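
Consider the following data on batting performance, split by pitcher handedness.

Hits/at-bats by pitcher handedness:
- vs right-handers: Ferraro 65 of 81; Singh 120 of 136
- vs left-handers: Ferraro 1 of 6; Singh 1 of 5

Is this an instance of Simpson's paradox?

No

Vs right-handers: Ferraro 65/81 = 80.2%, Singh 120/136 = 88.2% → Singh
Vs left-handers: Ferraro 1/6 = 16.7%, Singh 1/5 = 20.0% → Singh
Overall: Ferraro 66/87 = 75.9%, Singh 121/141 = 85.8% → Singh
Singh wins overall and in every pitcher group — no reversal.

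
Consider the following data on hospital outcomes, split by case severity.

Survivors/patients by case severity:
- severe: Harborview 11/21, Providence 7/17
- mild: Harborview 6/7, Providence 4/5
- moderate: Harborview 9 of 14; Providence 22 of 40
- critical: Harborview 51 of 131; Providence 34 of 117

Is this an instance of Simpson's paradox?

Severe: Harborview 11/21 = 52.4%, Providence 7/17 = 41.2% → Harborview
Mild: Harborview 6/7 = 85.7%, Providence 4/5 = 80.0% → Harborview
Moderate: Harborview 9/14 = 64.3%, Providence 22/40 = 55.0% → Harborview
Critical: Harborview 51/131 = 38.9%, Providence 34/117 = 29.1% → Harborview
Overall: Harborview 77/173 = 44.5%, Providence 67/179 = 37.4% → Harborview
Harborview wins overall and in every case group — no reversal.

No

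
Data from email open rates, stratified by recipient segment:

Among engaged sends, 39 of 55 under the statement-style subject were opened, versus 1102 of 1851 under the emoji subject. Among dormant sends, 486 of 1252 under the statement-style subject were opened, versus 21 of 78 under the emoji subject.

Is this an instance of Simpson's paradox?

Yes

Engaged: the statement-style subject 39/55 = 70.9%, the emoji subject 1102/1851 = 59.5% → the statement-style subject
Dormant: the statement-style subject 486/1252 = 38.8%, the emoji subject 21/78 = 26.9% → the statement-style subject
Overall: the statement-style subject 525/1307 = 40.2%, the emoji subject 1123/1929 = 58.2% → the emoji subject
The statement-style subject wins each recipient group but the emoji subject wins overall — the comparison reverses. The statement-style subject's sends skew toward dormant, which has a lower base rate.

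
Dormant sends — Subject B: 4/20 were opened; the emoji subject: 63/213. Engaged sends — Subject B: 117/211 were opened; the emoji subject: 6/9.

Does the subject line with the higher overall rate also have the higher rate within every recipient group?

Dormant: Subject B 4/20 = 20.0%, the emoji subject 63/213 = 29.6% → the emoji subject
Engaged: Subject B 117/211 = 55.5%, the emoji subject 6/9 = 66.7% → the emoji subject
Overall: Subject B 121/231 = 52.4%, the emoji subject 69/222 = 31.1% → Subject B
The emoji subject wins each recipient group but Subject B wins overall — the comparison reverses. The emoji subject's sends skew toward dormant, which has a lower base rate.

No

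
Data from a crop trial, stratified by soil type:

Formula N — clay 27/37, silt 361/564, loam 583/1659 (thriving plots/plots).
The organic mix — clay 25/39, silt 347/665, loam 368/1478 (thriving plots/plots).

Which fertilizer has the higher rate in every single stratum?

Clay: Formula N 27/37 = 73.0%, the organic mix 25/39 = 64.1% → Formula N
Silt: Formula N 361/564 = 64.0%, the organic mix 347/665 = 52.2% → Formula N
Loam: Formula N 583/1659 = 35.1%, the organic mix 368/1478 = 24.9% → Formula N
Formula N has the higher rate in all 3 groups.

Formula N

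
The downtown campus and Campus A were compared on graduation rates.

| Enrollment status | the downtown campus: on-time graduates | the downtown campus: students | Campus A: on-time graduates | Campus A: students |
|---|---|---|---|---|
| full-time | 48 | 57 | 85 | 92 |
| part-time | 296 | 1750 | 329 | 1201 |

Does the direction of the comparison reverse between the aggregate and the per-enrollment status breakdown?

No

Full-time: the downtown campus 48/57 = 84.2%, Campus A 85/92 = 92.4% → Campus A
Part-time: the downtown campus 296/1750 = 16.9%, Campus A 329/1201 = 27.4% → Campus A
Overall: the downtown campus 344/1807 = 19.0%, Campus A 414/1293 = 32.0% → Campus A
Campus A wins overall and in every enrollment group — no reversal.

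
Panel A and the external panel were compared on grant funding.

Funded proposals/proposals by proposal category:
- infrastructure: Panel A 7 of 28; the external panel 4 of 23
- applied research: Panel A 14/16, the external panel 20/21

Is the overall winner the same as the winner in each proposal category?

No

Infrastructure: Panel A 7/28 = 25.0%, the external panel 4/23 = 17.4% → Panel A
Applied research: Panel A 14/16 = 87.5%, the external panel 20/21 = 95.2% → the external panel
Overall: Panel A 21/44 = 47.7%, the external panel 24/44 = 54.5% → the external panel
Neither sweeps: Panel A wins 1 of 2 groups, the external panel wins 1. The external panel wins overall but not every group — no Simpson reversal.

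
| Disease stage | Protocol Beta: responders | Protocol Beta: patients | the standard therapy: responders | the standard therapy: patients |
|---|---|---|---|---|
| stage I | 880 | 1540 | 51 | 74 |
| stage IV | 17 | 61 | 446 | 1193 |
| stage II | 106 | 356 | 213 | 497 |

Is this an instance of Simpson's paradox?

Yes

Stage I: Protocol Beta 880/1540 = 57.1%, the standard therapy 51/74 = 68.9% → the standard therapy
Stage IV: Protocol Beta 17/61 = 27.9%, the standard therapy 446/1193 = 37.4% → the standard therapy
Stage II: Protocol Beta 106/356 = 29.8%, the standard therapy 213/497 = 42.9% → the standard therapy
Overall: Protocol Beta 1003/1957 = 51.3%, the standard therapy 710/1764 = 40.2% → Protocol Beta
The standard therapy wins each disease group but Protocol Beta wins overall — the comparison reverses. The standard therapy's patients skew toward stage IV, which has a lower base rate.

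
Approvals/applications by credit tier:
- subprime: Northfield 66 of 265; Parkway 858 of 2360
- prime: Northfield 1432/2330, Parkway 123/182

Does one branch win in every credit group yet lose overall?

Yes

Subprime: Northfield 66/265 = 24.9%, Parkway 858/2360 = 36.4% → Parkway
Prime: Northfield 1432/2330 = 61.5%, Parkway 123/182 = 67.6% → Parkway
Overall: Northfield 1498/2595 = 57.7%, Parkway 981/2542 = 38.6% → Northfield
Parkway wins each credit group but Northfield wins overall — the comparison reverses. Parkway's applications skew toward subprime, which has a lower base rate.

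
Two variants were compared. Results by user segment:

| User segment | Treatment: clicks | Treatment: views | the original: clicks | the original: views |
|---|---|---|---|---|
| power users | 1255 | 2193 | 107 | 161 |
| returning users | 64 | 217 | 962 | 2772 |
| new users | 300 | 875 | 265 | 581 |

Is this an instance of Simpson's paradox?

Power users: Treatment 1255/2193 = 57.2%, the original 107/161 = 66.5% → the original
Returning users: Treatment 64/217 = 29.5%, the original 962/2772 = 34.7% → the original
New users: Treatment 300/875 = 34.3%, the original 265/581 = 45.6% → the original
Overall: Treatment 1619/3285 = 49.3%, the original 1334/3514 = 38.0% → Treatment
The original wins each user group but Treatment wins overall — the comparison reverses. The original's views skew toward returning users, which has a lower base rate.

Yes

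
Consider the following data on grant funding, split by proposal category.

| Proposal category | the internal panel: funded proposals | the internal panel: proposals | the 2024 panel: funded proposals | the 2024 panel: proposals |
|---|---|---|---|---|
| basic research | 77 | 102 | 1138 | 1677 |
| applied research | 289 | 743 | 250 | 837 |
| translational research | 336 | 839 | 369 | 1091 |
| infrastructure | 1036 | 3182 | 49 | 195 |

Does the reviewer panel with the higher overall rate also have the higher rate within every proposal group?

No

Basic research: the internal panel 77/102 = 75.5%, the 2024 panel 1138/1677 = 67.9% → the internal panel
Applied research: the internal panel 289/743 = 38.9%, the 2024 panel 250/837 = 29.9% → the internal panel
Translational research: the internal panel 336/839 = 40.0%, the 2024 panel 369/1091 = 33.8% → the internal panel
Infrastructure: the internal panel 1036/3182 = 32.6%, the 2024 panel 49/195 = 25.1% → the internal panel
Overall: the internal panel 1738/4866 = 35.7%, the 2024 panel 1806/3800 = 47.5% → the 2024 panel
The internal panel wins each proposal group but the 2024 panel wins overall — the comparison reverses. The internal panel's proposals skew toward infrastructure, which has a lower base rate.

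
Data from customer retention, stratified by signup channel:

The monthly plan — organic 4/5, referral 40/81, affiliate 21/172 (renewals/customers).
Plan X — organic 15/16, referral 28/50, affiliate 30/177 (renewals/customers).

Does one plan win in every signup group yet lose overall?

Organic: the monthly plan 4/5 = 80.0%, Plan X 15/16 = 93.8% → Plan X
Referral: the monthly plan 40/81 = 49.4%, Plan X 28/50 = 56.0% → Plan X
Affiliate: the monthly plan 21/172 = 12.2%, Plan X 30/177 = 16.9% → Plan X
Overall: the monthly plan 65/258 = 25.2%, Plan X 73/243 = 30.0% → Plan X
Plan X wins overall and in every signup group — no reversal.

No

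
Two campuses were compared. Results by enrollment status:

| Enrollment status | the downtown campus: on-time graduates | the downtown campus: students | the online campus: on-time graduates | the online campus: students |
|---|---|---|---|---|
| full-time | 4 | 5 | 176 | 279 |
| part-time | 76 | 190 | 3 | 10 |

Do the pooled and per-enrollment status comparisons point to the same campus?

Full-time: the downtown campus 4/5 = 80.0%, the online campus 176/279 = 63.1% → the downtown campus
Part-time: the downtown campus 76/190 = 40.0%, the online campus 3/10 = 30.0% → the downtown campus
Overall: the downtown campus 80/195 = 41.0%, the online campus 179/289 = 61.9% → the online campus
The downtown campus wins each enrollment group but the online campus wins overall — the comparison reverses. The downtown campus's students skew toward part-time, which has a lower base rate.

No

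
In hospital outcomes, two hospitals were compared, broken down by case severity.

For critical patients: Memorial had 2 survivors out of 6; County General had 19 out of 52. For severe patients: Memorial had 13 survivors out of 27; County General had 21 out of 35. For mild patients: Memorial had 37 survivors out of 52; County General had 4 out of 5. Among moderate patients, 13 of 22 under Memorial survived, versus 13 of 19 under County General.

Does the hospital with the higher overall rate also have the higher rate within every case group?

Critical: Memorial 2/6 = 33.3%, County General 19/52 = 36.5% → County General
Severe: Memorial 13/27 = 48.1%, County General 21/35 = 60.0% → County General
Mild: Memorial 37/52 = 71.2%, County General 4/5 = 80.0% → County General
Moderate: Memorial 13/22 = 59.1%, County General 13/19 = 68.4% → County General
Overall: Memorial 65/107 = 60.7%, County General 57/111 = 51.4% → Memorial
County General wins each case group but Memorial wins overall — the comparison reverses. County General's patients skew toward critical, which has a lower base rate.

No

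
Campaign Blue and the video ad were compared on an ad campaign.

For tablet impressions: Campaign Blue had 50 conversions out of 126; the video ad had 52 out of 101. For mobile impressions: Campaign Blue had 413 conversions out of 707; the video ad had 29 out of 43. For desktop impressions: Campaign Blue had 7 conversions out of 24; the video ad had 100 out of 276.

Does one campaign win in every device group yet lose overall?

Tablet: Campaign Blue 50/126 = 39.7%, the video ad 52/101 = 51.5% → the video ad
Mobile: Campaign Blue 413/707 = 58.4%, the video ad 29/43 = 67.4% → the video ad
Desktop: Campaign Blue 7/24 = 29.2%, the video ad 100/276 = 36.2% → the video ad
Overall: Campaign Blue 470/857 = 54.8%, the video ad 181/420 = 43.1% → Campaign Blue
The video ad wins each device group but Campaign Blue wins overall — the comparison reverses. The video ad's impressions skew toward desktop, which has a lower base rate.

Yes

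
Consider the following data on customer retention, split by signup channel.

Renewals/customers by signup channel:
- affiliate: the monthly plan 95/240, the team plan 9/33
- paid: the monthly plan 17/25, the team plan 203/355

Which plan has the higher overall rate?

Affiliate: the monthly plan 95/240 = 39.6%, the team plan 9/33 = 27.3% → the monthly plan
Paid: the monthly plan 17/25 = 68.0%, the team plan 203/355 = 57.2% → the monthly plan
Overall: the monthly plan 112/265 = 42.3%, the team plan 212/388 = 54.6% → the team plan
(The monthly plan wins every signup group but the team plan wins overall — the monthly plan's customers skew toward the low-rate affiliate group.)

the team plan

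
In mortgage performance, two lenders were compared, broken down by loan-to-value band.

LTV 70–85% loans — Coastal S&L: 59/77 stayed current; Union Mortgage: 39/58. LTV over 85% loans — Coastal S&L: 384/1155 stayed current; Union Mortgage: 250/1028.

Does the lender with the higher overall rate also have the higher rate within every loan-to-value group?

Yes

LTV 70–85%: Coastal S&L 59/77 = 76.6%, Union Mortgage 39/58 = 67.2% → Coastal S&L
LTV over 85%: Coastal S&L 384/1155 = 33.2%, Union Mortgage 250/1028 = 24.3% → Coastal S&L
Overall: Coastal S&L 443/1232 = 36.0%, Union Mortgage 289/1086 = 26.6% → Coastal S&L
Coastal S&L wins overall and in every loan-to-value group — no reversal.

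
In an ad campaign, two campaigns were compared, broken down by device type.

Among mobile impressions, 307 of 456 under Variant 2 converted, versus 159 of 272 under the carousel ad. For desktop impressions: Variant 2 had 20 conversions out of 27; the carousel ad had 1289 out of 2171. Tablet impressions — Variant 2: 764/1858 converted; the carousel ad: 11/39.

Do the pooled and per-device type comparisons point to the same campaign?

Mobile: Variant 2 307/456 = 67.3%, the carousel ad 159/272 = 58.5% → Variant 2
Desktop: Variant 2 20/27 = 74.1%, the carousel ad 1289/2171 = 59.4% → Variant 2
Tablet: Variant 2 764/1858 = 41.1%, the carousel ad 11/39 = 28.2% → Variant 2
Overall: Variant 2 1091/2341 = 46.6%, the carousel ad 1459/2482 = 58.8% → the carousel ad
Variant 2 wins each device group but the carousel ad wins overall — the comparison reverses. Variant 2's impressions skew toward tablet, which has a lower base rate.

No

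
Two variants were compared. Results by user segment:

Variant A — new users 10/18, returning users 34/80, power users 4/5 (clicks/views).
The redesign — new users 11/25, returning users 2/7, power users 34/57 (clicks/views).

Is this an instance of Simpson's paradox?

New users: Variant A 10/18 = 55.6%, the redesign 11/25 = 44.0% → Variant A
Returning users: Variant A 34/80 = 42.5%, the redesign 2/7 = 28.6% → Variant A
Power users: Variant A 4/5 = 80.0%, the redesign 34/57 = 59.6% → Variant A
Overall: Variant A 48/103 = 46.6%, the redesign 47/89 = 52.8% → the redesign
Variant A wins each user group but the redesign wins overall — the comparison reverses. Variant A's views skew toward returning users, which has a lower base rate.

Yes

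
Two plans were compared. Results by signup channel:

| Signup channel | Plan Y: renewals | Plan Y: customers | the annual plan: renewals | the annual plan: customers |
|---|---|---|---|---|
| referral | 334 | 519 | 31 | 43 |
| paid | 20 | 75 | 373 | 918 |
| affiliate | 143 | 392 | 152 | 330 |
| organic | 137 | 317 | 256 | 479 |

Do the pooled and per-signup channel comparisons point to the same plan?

Referral: Plan Y 334/519 = 64.4%, the annual plan 31/43 = 72.1% → the annual plan
Paid: Plan Y 20/75 = 26.7%, the annual plan 373/918 = 40.6% → the annual plan
Affiliate: Plan Y 143/392 = 36.5%, the annual plan 152/330 = 46.1% → the annual plan
Organic: Plan Y 137/317 = 43.2%, the annual plan 256/479 = 53.4% → the annual plan
Overall: Plan Y 634/1303 = 48.7%, the annual plan 812/1770 = 45.9% → Plan Y
The annual plan wins each signup group but Plan Y wins overall — the comparison reverses. The annual plan's customers skew toward paid, which has a lower base rate.

No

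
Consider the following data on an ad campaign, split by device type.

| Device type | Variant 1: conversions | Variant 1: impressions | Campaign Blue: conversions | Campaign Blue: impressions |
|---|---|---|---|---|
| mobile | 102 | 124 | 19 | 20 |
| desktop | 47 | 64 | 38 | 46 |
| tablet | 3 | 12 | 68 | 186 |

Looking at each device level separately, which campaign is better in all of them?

Campaign Blue

Mobile: Variant 1 102/124 = 82.3%, Campaign Blue 19/20 = 95.0% → Campaign Blue
Desktop: Variant 1 47/64 = 73.4%, Campaign Blue 38/46 = 82.6% → Campaign Blue
Tablet: Variant 1 3/12 = 25.0%, Campaign Blue 68/186 = 36.6% → Campaign Blue
Campaign Blue has the higher rate in all 3 groups.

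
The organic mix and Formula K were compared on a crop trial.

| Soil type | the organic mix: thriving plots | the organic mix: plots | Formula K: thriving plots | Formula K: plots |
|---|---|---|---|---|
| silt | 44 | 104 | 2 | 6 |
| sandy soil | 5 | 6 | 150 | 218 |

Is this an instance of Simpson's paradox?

Yes

Silt: the organic mix 44/104 = 42.3%, Formula K 2/6 = 33.3% → the organic mix
Sandy soil: the organic mix 5/6 = 83.3%, Formula K 150/218 = 68.8% → the organic mix
Overall: the organic mix 49/110 = 44.5%, Formula K 152/224 = 67.9% → Formula K
The organic mix wins each soil group but Formula K wins overall — the comparison reverses. The organic mix's plots skew toward silt, which has a lower base rate.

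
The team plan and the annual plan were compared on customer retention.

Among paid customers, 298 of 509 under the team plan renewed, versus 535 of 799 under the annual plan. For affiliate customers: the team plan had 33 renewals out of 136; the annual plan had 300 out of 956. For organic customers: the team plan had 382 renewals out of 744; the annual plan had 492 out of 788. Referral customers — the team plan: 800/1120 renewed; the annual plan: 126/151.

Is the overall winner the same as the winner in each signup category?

Paid: the team plan 298/509 = 58.5%, the annual plan 535/799 = 67.0% → the annual plan
Affiliate: the team plan 33/136 = 24.3%, the annual plan 300/956 = 31.4% → the annual plan
Organic: the team plan 382/744 = 51.3%, the annual plan 492/788 = 62.4% → the annual plan
Referral: the team plan 800/1120 = 71.4%, the annual plan 126/151 = 83.4% → the annual plan
Overall: the team plan 1513/2509 = 60.3%, the annual plan 1453/2694 = 53.9% → the team plan
The annual plan wins each signup group but the team plan wins overall — the comparison reverses. The annual plan's customers skew toward affiliate, which has a lower base rate.

No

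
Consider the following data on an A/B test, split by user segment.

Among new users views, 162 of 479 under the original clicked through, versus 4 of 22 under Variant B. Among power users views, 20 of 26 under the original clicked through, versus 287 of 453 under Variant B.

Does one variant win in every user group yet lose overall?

New users: the original 162/479 = 33.8%, Variant B 4/22 = 18.2% → the original
Power users: the original 20/26 = 76.9%, Variant B 287/453 = 63.4% → the original
Overall: the original 182/505 = 36.0%, Variant B 291/475 = 61.3% → Variant B
The original wins each user group but Variant B wins overall — the comparison reverses. The original's views skew toward new users, which has a lower base rate.

Yes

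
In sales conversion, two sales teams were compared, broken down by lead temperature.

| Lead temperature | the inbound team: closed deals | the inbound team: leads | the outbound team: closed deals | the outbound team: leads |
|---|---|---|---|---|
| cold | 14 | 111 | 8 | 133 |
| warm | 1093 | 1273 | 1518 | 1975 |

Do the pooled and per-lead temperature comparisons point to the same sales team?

Yes

Cold: the inbound team 14/111 = 12.6%, the outbound team 8/133 = 6.0% → the inbound team
Warm: the inbound team 1093/1273 = 85.9%, the outbound team 1518/1975 = 76.9% → the inbound team
Overall: the inbound team 1107/1384 = 80.0%, the outbound team 1526/2108 = 72.4% → the inbound team
The inbound team wins overall and in every lead group — no reversal.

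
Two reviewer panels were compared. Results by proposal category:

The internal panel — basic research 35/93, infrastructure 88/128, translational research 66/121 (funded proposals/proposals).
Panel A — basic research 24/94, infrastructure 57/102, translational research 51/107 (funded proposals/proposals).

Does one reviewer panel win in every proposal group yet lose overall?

Basic research: the internal panel 35/93 = 37.6%, Panel A 24/94 = 25.5% → the internal panel
Infrastructure: the internal panel 88/128 = 68.8%, Panel A 57/102 = 55.9% → the internal panel
Translational research: the internal panel 66/121 = 54.5%, Panel A 51/107 = 47.7% → the internal panel
Overall: the internal panel 189/342 = 55.3%, Panel A 132/303 = 43.6% → the internal panel
The internal panel wins overall and in every proposal group — no reversal.

No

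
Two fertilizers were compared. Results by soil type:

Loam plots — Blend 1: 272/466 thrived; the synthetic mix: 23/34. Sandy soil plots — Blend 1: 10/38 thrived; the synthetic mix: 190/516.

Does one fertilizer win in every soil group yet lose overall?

Yes

Loam: Blend 1 272/466 = 58.4%, the synthetic mix 23/34 = 67.6% → the synthetic mix
Sandy soil: Blend 1 10/38 = 26.3%, the synthetic mix 190/516 = 36.8% → the synthetic mix
Overall: Blend 1 282/504 = 56.0%, the synthetic mix 213/550 = 38.7% → Blend 1
The synthetic mix wins each soil group but Blend 1 wins overall — the comparison reverses. The synthetic mix's plots skew toward sandy soil, which has a lower base rate.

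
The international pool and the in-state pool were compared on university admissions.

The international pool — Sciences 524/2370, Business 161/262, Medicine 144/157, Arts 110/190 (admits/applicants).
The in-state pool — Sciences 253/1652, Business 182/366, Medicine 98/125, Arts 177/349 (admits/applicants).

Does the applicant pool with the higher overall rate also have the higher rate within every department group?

Yes

Sciences: the international pool 524/2370 = 22.1%, the in-state pool 253/1652 = 15.3% → the international pool
Business: the international pool 161/262 = 61.5%, the in-state pool 182/366 = 49.7% → the international pool
Medicine: the international pool 144/157 = 91.7%, the in-state pool 98/125 = 78.4% → the international pool
Arts: the international pool 110/190 = 57.9%, the in-state pool 177/349 = 50.7% → the international pool
Overall: the international pool 939/2979 = 31.5%, the in-state pool 710/2492 = 28.5% → the international pool
The international pool wins overall and in every department group — no reversal.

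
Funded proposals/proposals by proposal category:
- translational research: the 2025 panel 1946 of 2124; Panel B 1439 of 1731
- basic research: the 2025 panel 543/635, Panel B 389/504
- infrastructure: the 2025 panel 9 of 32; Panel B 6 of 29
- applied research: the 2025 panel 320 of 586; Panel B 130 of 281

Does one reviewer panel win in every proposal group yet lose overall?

No

Translational research: the 2025 panel 1946/2124 = 91.6%, Panel B 1439/1731 = 83.1% → the 2025 panel
Basic research: the 2025 panel 543/635 = 85.5%, Panel B 389/504 = 77.2% → the 2025 panel
Infrastructure: the 2025 panel 9/32 = 28.1%, Panel B 6/29 = 20.7% → the 2025 panel
Applied research: the 2025 panel 320/586 = 54.6%, Panel B 130/281 = 46.3% → the 2025 panel
Overall: the 2025 panel 2818/3377 = 83.4%, Panel B 1964/2545 = 77.2% → the 2025 panel
The 2025 panel wins overall and in every proposal group — no reversal.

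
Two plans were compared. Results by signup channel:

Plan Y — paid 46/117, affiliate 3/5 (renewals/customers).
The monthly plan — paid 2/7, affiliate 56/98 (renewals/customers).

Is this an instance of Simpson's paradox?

Paid: Plan Y 46/117 = 39.3%, the monthly plan 2/7 = 28.6% → Plan Y
Affiliate: Plan Y 3/5 = 60.0%, the monthly plan 56/98 = 57.1% → Plan Y
Overall: Plan Y 49/122 = 40.2%, the monthly plan 58/105 = 55.2% → the monthly plan
Plan Y wins each signup group but the monthly plan wins overall — the comparison reverses. Plan Y's customers skew toward paid, which has a lower base rate.

Yes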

→ **How to complete this task**
All that should appear in the response is the run of lines from the first line of the entries through the line containing "Consider the following data on hospital", copied exactly.

→ **The answer**
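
Consider the following data on batting performance, split by pitcher handedness.

Hits/at-bats by pitcher handedness:
- vs right-handers: Ferraro 65 of 81; Singh 120 of 136
- vs left-handers: Ferraro 1 of 6; Singh 1 of 5

Is this an instance of Simpson's paradox?

No

Vs right-handers: Ferraro 65/81 = 80.2%, Singh 120/136 = 88.2% → Singh
Vs left-handers: Ferraro 1/6 = 16.7%, Singh 1/5 = 20.0% → Singh
Overall: Ferraro 66/87 = 75.9%, Singh 121/141 = 85.8% → Singh
Singh wins overall and in every pitcher group — no reversal.

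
Consider the following data on hospital outcomes, split by case severity.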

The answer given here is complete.